▶ _Task statement_
Only the closing portion of the entries is to be reproduced: the line containing "Between 2061 and" through the very last line, exactly as written.

*** Opening of Materials provided ***

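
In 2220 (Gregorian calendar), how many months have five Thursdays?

A month of length L has five Thursdays iff its first Thursday is on day ≤ L−28 (so day 1–3 in a 31-day month, 1–2 in a 30-day month, day 1 in a leap February).
Checking each month of 2220: Jan starts Sat (31d); Feb starts Tue (29d); Mar starts Wed (31d) ✓; Apr starts Sat (30d); May starts Mon (31d); Jun starts Thu (30d) ✓; Jul starts Sat (31d); Aug starts Tue (31d) ✓; Sep starts Fri (30d); Oct starts Sun (31d); Nov starts Wed (30d) ✓; Dec starts Fri (31d).
Five-Thursday months: March, June, August, November → 4.

4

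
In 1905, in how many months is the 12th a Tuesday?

2

Check the 12th of each month of 1905: Jan 12: Thu, Feb 12: Sun, Mar 12: Sun, Apr 12: Wed, May 12: Fri, Jun 12: Mon, Jul 12: Wed, Aug 12: Sat, Sep 12: Tue, Oct 12: Thu, Nov 12: Sun, Dec 12: Tue.
Tuesday occurs in September, December — 2 months.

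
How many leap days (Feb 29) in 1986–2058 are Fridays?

2

Leap years in 1986–2058: 18 of them.
Feb 29 weekday advances by 5 (mod 7) from one leap year to the next four years later (or differs when a century non-leap intervenes).
Leap-day weekdays: 1988:Mon 1992:Sat 1996:Thu 2000:Tue 2004:Sun 2008:Fri✓ 2012:Wed 2016:Mon 2020:Sat 2024:Thu 2028:Tue 2032:Sun 2036:Fri✓ 2040:Wed 2044:Mon 2048:Sat 2052:Thu 2056:Tue
Friday: 2008, 2036 → 2.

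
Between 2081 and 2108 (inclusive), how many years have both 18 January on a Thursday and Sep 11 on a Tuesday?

3

Check each year's weekday for 18 January and Sep 11:
  2081: Sat/Thu  2082: Sun/Fri  2083: Mon/Sat  2084: Tue/Mon  2085: Thu/Tue ✓  2086: Fri/Wed  2087: Sat/Thu  2088: Sun/Sat  2089: Tue/Sun  2090: Wed/Mon  2091: Thu/Tue ✓  2092: Fri/Thu  2093: Sun/Fri  2094: Mon/Sat  2095: Tue/Sun  2096: Wed/Tue  2097: Fri/Wed  2098: Sat/Thu  2099: Sun/Fri  2100: Mon/Sat  2101: Tue/Sun  2102: Wed/Mon  2103: Thu/Tue ✓  2104: Fri/Thu  2105: Sun/Fri  2106: Mon/Sat  2107: Tue/Sun  2108: Wed/Tue
Both conditions hold in: 2085, 2091, 2103 — 3.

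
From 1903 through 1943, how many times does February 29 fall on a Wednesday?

1

Leap years in 1903–1943: 10 of them.
Feb 29 weekday advances by 5 (mod 7) from one leap year to the next four years later (or differs when a century non-leap intervenes).
Leap-day weekdays: 1904:Mon 1908:Sat 1912:Thu 1916:Tue 1920:Sun 1924:Fri 1928:Wed✓ 1932:Mon 1936:Sat 1940:Thu
Wednesday: 1928 → 1.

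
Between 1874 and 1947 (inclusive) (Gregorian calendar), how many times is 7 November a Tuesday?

11

Track 7 November's weekday year by year (advancing +1, or +2 across a Feb 29):
  1874: Sat  1875: Sun (+1)  1876: Tue (+2) ✓  1877: Wed (+1)  1878: Thu (+1)
  1879: Fri (+1)  1880: Sun (+2)  1881: Mon (+1)  1882: Tue (+1) ✓  1883: Wed (+1)
  1884: Fri (+2)  1885: Sat (+1)  1886: Sun (+1)  1887: Mon (+1)  … (46 more years) …
  1934: Wed (+1)  1935: Thu (+1)  1936: Sat (+2)  1937: Sun (+1)  1938: Mon (+1)
  1939: Tue (+1) ✓  1940: Thu (+2)  1941: Fri (+1)  1942: Sat (+1)  1943: Sun (+1)
  1944: Tue (+2) ✓  1945: Wed (+1)  1946: Thu (+1)  1947: Fri (+1)
Tuesday years: 1876, 1882, 1893, 1899, 1905, 1911, 1916, 1922, 1933, 1939, 1944 — 11 in total.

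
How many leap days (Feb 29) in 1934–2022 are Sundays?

Leap years in 1934–2022: 22 of them.
Feb 29 weekday advances by 5 (mod 7) from one leap year to the next four years later (or differs when a century non-leap intervenes).
Leap-day weekdays: 1936:Sat 1940:Thu 1944:Tue 1948:Sun✓ 1952:Fri 1956:Wed 1960:Mon 1964:Sat 1968:Thu 1972:Tue 1976:Sun✓ 1980:Fri 1984:Wed 1988:Mon 1992:Sat 1996:Thu 2000:Tue 2004:Sun✓ 2008:Fri 2012:Wed 2016:Mon 2020:Sat
Sunday: 1948, 1976, 2004 → 3.

3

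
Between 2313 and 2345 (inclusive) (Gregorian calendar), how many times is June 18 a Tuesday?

4

Track June 18's weekday year by year (advancing +1, or +2 across a Feb 29):
  2313: Wed  2314: Thu (+1)  2315: Fri (+1)  2316: Sun (+2)  2317: Mon (+1)
  2318: Tue (+1) ✓  2319: Wed (+1)  2320: Fri (+2)  2321: Sat (+1)  2322: Sun (+1)
  2323: Mon (+1)  2324: Wed (+2)  2325: Thu (+1)  2326: Fri (+1)  … (5 more years) …
  2332: Sat (+2)  2333: Sun (+1)  2334: Mon (+1)  2335: Tue (+1) ✓  2336: Thu (+2)
  2337: Fri (+1)  2338: Sat (+1)  2339: Sun (+1)  2340: Tue (+2) ✓  2341: Wed (+1)
  2342: Thu (+1)  2343: Fri (+1)  2344: Sun (+2)  2345: Mon (+1)
Tuesday years: 2318, 2329, 2335, 2340 — 4 in total.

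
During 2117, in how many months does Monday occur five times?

A month of length L has five Mondays iff its first Monday is on day ≤ L−28 (so day 1–3 in a 31-day month, 1–2 in a 30-day month, day 1 in a leap February).
Checking each month of 2117: Jan starts Fri (31d); Feb starts Mon (28d); Mar starts Mon (31d) ✓; Apr starts Thu (30d); May starts Sat (31d) ✓; Jun starts Tue (30d); Jul starts Thu (31d); Aug starts Sun (31d) ✓; Sep starts Wed (30d); Oct starts Fri (31d); Nov starts Mon (30d) ✓; Dec starts Wed (31d).
Five-Monday months: March, May, August, November → 4.

4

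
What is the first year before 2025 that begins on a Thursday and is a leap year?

Jan 1 advances by 2 weekdays after a leap year and by 1 after a common year.
2025: Jan 1 is Wednesday.
2024: Monday (leap)
2023: Sunday
2022: Saturday
2021: Friday
2020: Wednesday (leap)
2019: Tuesday
2018: Monday
2017: Sunday
2016: Friday (leap)
2015: Thursday
2014: Wednesday
2013: Tuesday
2012: Sunday (leap)
2011: Saturday
2010: Friday
2009: Thursday
2008: Tuesday (leap)
2007: Monday
2006: Sunday
2005: Saturday
2004: Thursday (leap)
2004 begins on a Thursday and is a leap year.

2004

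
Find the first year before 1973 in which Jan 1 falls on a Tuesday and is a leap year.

Jan 1 advances by 2 weekdays after a leap year and by 1 after a common year.
1973: Jan 1 is Monday.
1972: Saturday (leap)
1971: Friday
1970: Thursday
1969: Wednesday
1968: Monday (leap)
1967: Sunday
1966: Saturday
1965: Friday
1964: Wednesday (leap)
1963: Tuesday
1962: Monday
1961: Sunday
1960: Friday (leap)
1959: Thursday
1958: Wednesday
1957: Tuesday
1956: Sunday (leap)
1955: Saturday
1954: Friday
1953: Thursday
1952: Tuesday (leap)
1952 begins on a Tuesday and is a leap year.

1952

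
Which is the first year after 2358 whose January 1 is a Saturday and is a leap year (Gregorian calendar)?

Jan 1 advances by 2 weekdays after a leap year and by 1 after a common year.
2358: Jan 1 is Wednesday.
2359: Thursday
2360: Friday (leap)
2361: Sunday
2362: Monday
2363: Tuesday
2364: Wednesday (leap)
2365: Friday
2366: Saturday
2367: Sunday
2368: Monday (leap)
2369: Wednesday
2370: Thursday
2371: Friday
2372: Saturday (leap)
2372 begins on a Saturday and is a leap year.

2372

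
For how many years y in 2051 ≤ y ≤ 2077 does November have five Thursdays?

8

November has 30 days; it has five Thursdays when Thursday falls among the first (month-length − 28) days — i.e. when November 1 is one of Thursday/Wednesday.
November 1 by year: 2051:Wed✓ 2052:Fri 2053:Sat 2054:Sun 2055:Mon 2056:Wed✓ 2057:Thu✓ 2058:Fri 2059:Sat 2060:Mon 2061:Tue 2062:Wed✓ 2063:Thu✓ 2064:Sat 2065:Sun 2066:Mon 2067:Tue 2068:Thu✓ 2069:Fri 2070:Sat 2071:Sun 2072:Tue 2073:Wed✓ 2074:Thu✓ 2075:Fri 2076:Sun 2077:Mon
Years with five Thursdays: 2051, 2056, 2057, 2062, 2063, 2068, 2073, 2074 → 8.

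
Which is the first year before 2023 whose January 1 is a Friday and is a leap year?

2016

Jan 1 advances by 2 weekdays after a leap year and by 1 after a common year.
2023: Jan 1 is Sunday.
2022: Saturday
2021: Friday
2020: Wednesday (leap)
2019: Tuesday
2018: Monday
2017: Sunday
2016: Friday (leap)
2016 begins on a Friday and is a leap year.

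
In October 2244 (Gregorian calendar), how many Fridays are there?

4

October 2244 has 31 days and begins on Tuesday.
The first Friday is October 4.
Fridays fall on 4, 11, 18, 25 — that's 4.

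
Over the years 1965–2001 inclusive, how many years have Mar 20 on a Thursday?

5

Track Mar 20's weekday year by year (advancing +1, or +2 across a Feb 29):
  1965: Sat  1966: Sun (+1)  1967: Mon (+1)  1968: Wed (+2)  1969: Thu (+1) ✓
  1970: Fri (+1)  1971: Sat (+1)  1972: Mon (+2)  1973: Tue (+1)  1974: Wed (+1)
  1975: Thu (+1) ✓  1976: Sat (+2)  1977: Sun (+1)  1978: Mon (+1)  … (9 more years) …
  1988: Sun (+2)  1989: Mon (+1)  1990: Tue (+1)  1991: Wed (+1)  1992: Fri (+2)
  1993: Sat (+1)  1994: Sun (+1)  1995: Mon (+1)  1996: Wed (+2)  1997: Thu (+1) ✓
  1998: Fri (+1)  1999: Sat (+1)  2000: Mon (+2)  2001: Tue (+1)
Thursday years: 1969, 1975, 1980, 1986, 1997 — 5 in total.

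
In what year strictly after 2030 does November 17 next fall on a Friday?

2034

From one year to the next, a fixed date's weekday advances by 1, or by 2 when a Feb 29 lies between the two dates.
2030: November 17 is Sunday.
2031: Monday (+1)
2032: Wednesday (+2)
2033: Thursday (+1)
2034: Friday (+1)
November 17 falls on a Friday in 2034.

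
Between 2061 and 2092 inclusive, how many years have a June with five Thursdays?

10

June has 30 days; it has five Thursdays when Thursday falls among the first (month-length − 28) days — i.e. when June 1 is one of Thursday/Wednesday.
June 1 by year: 2061:Wed✓ 2062:Thu✓ 2063:Fri 2064:Sun 2065:Mon 2066:Tue 2067:Wed✓ 2068:Fri 2069:Sat 2070:Sun 2071:Mon 2072:Wed✓ 2073:Thu✓ 2074:Fri 2075:Sat 2076:Mon 2077:Tue 2078:Wed✓ 2079:Thu✓ 2080:Sat 2081:Sun 2082:Mon 2083:Tue 2084:Thu✓ 2085:Fri 2086:Sat 2087:Sun 2088:Tue 2089:Wed✓ 2090:Thu✓ 2091:Fri 2092:Sun
Years with five Thursdays: 2061, 2062, 2067, 2072, 2073, 2078, 2079, 2084, 2089, 2090 → 10.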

*** Close of Materials provided ***

▶ _Task result_
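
Between 2061 and 2092 inclusive, how many years have a June with five Thursdays?

10

June has 30 days; it has five Thursdays when Thursday falls among the first (month-length − 28) days — i.e. when June 1 is one of Thursday/Wednesday.
June 1 by year: 2061:Wed✓ 2062:Thu✓ 2063:Fri 2064:Sun 2065:Mon 2066:Tue 2067:Wed✓ 2068:Fri 2069:Sat 2070:Sun 2071:Mon 2072:Wed✓ 2073:Thu✓ 2074:Fri 2075:Sat 2076:Mon 2077:Tue 2078:Wed✓ 2079:Thu✓ 2080:Sat 2081:Sun 2082:Mon 2083:Tue 2084:Thu✓ 2085:Fri 2086:Sat 2087:Sun 2088:Tue 2089:Wed✓ 2090:Thu✓ 2091:Fri 2092:Sun
Years with five Thursdays: 2061, 2062, 2067, 2072, 2073, 2078, 2079, 2084, 2089, 2090 → 10.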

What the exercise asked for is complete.